▸ What you need to do:
Could you copy, word for word, only the lines from the one containing "A long solenoid with 2340" through the last line of the records below, both included?

▸ Data provided:
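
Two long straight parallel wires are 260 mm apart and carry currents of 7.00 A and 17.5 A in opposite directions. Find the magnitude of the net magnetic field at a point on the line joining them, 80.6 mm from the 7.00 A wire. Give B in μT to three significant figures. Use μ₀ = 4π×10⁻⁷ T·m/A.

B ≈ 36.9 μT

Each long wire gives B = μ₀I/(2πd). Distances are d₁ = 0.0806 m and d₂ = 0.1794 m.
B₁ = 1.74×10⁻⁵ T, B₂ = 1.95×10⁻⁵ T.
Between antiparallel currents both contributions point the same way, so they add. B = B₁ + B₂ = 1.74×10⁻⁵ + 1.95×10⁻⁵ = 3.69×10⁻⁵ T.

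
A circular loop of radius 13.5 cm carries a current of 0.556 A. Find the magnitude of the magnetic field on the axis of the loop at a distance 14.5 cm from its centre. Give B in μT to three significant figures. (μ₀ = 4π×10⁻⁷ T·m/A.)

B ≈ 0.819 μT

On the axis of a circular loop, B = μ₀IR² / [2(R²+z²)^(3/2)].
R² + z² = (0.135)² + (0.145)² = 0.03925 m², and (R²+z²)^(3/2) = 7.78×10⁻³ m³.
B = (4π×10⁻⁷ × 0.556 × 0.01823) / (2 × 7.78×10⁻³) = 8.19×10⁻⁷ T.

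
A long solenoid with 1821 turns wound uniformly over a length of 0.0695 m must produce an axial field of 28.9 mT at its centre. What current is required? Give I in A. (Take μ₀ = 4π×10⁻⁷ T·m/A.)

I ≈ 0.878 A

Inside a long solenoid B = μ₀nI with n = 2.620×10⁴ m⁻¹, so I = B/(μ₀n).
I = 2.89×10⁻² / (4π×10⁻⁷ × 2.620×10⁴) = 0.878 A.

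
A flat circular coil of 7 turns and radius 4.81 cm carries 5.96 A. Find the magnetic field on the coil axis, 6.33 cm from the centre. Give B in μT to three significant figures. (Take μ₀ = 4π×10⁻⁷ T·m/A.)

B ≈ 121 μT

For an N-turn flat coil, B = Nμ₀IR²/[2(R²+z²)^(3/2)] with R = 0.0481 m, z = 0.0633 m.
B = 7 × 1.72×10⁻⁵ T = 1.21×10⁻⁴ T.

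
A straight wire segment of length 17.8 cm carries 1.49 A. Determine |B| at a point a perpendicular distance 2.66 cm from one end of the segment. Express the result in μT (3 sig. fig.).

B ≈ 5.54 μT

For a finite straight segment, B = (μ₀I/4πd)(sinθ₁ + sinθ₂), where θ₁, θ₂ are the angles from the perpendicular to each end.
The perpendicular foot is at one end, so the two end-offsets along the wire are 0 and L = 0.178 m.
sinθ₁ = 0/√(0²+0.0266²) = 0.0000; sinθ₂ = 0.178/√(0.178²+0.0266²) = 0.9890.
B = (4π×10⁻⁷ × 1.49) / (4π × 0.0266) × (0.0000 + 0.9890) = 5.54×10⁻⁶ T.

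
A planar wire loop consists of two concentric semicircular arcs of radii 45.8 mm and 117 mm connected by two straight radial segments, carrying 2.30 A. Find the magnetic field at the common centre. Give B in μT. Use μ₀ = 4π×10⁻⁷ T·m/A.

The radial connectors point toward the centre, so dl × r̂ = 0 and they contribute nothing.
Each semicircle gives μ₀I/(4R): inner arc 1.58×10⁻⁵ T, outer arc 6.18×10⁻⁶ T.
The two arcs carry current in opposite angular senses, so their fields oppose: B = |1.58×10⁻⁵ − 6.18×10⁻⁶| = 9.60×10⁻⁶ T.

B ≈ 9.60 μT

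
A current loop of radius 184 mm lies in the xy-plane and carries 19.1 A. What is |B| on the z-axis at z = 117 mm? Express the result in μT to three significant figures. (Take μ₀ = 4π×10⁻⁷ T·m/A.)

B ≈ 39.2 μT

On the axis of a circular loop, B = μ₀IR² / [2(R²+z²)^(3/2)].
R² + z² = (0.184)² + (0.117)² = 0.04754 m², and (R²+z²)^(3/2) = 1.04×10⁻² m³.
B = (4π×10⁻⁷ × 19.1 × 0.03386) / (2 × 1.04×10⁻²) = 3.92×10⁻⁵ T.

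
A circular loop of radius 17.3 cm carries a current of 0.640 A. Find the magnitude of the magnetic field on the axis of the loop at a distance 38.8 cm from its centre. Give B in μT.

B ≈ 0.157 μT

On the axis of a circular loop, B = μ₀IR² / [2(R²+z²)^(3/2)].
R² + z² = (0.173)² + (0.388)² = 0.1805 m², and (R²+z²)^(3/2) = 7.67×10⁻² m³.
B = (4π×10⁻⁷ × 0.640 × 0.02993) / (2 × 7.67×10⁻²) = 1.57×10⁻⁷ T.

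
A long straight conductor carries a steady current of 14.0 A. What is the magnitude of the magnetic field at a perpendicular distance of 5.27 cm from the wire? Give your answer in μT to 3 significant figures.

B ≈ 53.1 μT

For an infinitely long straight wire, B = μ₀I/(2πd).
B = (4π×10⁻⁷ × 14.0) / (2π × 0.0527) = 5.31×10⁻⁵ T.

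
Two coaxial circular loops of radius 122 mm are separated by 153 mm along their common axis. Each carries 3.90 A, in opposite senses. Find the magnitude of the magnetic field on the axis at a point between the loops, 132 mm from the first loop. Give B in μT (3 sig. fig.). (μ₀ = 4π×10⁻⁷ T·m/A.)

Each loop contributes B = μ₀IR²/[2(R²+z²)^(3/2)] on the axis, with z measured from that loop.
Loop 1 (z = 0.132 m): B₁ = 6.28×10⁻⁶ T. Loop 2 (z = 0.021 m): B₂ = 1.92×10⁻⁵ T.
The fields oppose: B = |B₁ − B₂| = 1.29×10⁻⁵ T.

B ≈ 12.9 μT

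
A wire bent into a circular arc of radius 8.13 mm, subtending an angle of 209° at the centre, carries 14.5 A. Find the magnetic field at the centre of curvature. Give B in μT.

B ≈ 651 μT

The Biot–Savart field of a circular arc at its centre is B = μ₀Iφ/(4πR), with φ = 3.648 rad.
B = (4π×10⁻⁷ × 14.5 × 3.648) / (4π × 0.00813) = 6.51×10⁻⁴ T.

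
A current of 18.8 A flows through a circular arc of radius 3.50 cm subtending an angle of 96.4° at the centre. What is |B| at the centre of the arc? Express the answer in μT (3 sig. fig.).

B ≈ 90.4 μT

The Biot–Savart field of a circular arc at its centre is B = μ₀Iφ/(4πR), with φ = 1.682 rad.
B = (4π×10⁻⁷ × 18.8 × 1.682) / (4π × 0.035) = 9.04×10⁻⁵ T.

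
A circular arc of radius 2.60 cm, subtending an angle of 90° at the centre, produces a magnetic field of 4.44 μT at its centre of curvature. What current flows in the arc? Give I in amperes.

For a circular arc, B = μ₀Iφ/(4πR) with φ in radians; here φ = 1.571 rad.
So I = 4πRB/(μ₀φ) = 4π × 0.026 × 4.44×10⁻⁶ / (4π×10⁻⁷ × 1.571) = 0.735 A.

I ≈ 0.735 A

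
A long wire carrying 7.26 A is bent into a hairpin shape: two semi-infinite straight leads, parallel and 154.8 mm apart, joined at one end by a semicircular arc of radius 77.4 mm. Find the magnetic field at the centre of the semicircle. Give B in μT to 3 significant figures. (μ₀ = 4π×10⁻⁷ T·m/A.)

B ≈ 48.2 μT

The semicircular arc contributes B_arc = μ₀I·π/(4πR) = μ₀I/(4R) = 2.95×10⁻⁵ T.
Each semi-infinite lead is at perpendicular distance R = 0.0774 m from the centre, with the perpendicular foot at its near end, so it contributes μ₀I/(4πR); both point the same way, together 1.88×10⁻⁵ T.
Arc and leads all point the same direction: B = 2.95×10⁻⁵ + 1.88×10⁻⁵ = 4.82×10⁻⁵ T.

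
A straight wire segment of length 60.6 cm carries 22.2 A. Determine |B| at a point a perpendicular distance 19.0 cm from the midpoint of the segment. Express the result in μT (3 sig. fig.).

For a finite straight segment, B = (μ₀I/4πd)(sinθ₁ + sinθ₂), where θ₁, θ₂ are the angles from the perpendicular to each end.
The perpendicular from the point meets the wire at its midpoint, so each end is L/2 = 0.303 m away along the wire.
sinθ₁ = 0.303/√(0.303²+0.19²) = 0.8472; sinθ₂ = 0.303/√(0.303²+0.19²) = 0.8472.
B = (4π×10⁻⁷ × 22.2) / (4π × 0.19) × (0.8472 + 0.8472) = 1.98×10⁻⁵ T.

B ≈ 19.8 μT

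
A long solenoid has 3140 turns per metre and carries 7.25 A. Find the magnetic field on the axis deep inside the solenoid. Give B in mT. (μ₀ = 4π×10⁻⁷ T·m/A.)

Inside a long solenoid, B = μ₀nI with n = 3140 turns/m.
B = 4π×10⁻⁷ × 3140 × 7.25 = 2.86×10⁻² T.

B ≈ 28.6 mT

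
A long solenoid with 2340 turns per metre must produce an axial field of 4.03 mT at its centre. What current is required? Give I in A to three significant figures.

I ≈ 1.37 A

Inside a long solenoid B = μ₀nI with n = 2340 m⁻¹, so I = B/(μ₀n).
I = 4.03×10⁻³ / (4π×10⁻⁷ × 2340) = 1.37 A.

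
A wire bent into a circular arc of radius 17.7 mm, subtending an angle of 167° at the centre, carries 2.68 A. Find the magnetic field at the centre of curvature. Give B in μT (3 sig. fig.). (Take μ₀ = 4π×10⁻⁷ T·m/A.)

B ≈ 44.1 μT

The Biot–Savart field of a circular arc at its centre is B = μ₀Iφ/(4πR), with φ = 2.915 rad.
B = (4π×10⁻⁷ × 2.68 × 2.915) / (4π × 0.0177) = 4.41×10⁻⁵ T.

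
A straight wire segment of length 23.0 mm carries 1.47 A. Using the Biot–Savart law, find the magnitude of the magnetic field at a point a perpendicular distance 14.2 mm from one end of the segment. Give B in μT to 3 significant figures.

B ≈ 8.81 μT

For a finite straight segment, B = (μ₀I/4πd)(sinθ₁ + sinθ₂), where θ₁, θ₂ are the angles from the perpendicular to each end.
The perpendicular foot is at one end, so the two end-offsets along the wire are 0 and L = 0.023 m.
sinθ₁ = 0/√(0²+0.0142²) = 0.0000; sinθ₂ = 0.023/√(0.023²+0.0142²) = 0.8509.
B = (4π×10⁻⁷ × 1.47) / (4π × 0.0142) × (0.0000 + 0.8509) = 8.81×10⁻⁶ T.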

▸ Solution:
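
A long solenoid with 2340 turns per metre must produce an axial field of 4.03 mT at its centre. What current is required? Give I in A to three significant figures.

I ≈ 1.37 A

Inside a long solenoid B = μ₀nI with n = 2340 m⁻¹, so I = B/(μ₀n).
I = 4.03×10⁻³ / (4π×10⁻⁷ × 2340) = 1.37 A.

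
A wire bent into a circular arc of radius 17.7 mm, subtending an angle of 167° at the centre, carries 2.68 A. Find the magnetic field at the centre of curvature. Give B in μT (3 sig. fig.). (Take μ₀ = 4π×10⁻⁷ T·m/A.)

B ≈ 44.1 μT

The Biot–Savart field of a circular arc at its centre is B = μ₀Iφ/(4πR), with φ = 2.915 rad.
B = (4π×10⁻⁷ × 2.68 × 2.915) / (4π × 0.0177) = 4.41×10⁻⁵ T.

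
A straight wire segment of length 23.0 mm carries 1.47 A. Using the Biot–Savart law, find the magnitude of the magnetic field at a point a perpendicular distance 14.2 mm from one end of the segment. Give B in μT to 3 significant figures.

B ≈ 8.81 μT

For a finite straight segment, B = (μ₀I/4πd)(sinθ₁ + sinθ₂), where θ₁, θ₂ are the angles from the perpendicular to each end.
The perpendicular foot is at one end, so the two end-offsets along the wire are 0 and L = 0.023 m.
sinθ₁ = 0/√(0²+0.0142²) = 0.0000; sinθ₂ = 0.023/√(0.023²+0.0142²) = 0.8509.
B = (4π×10⁻⁷ × 1.47) / (4π × 0.0142) × (0.0000 + 0.8509) = 8.81×10⁻⁶ T.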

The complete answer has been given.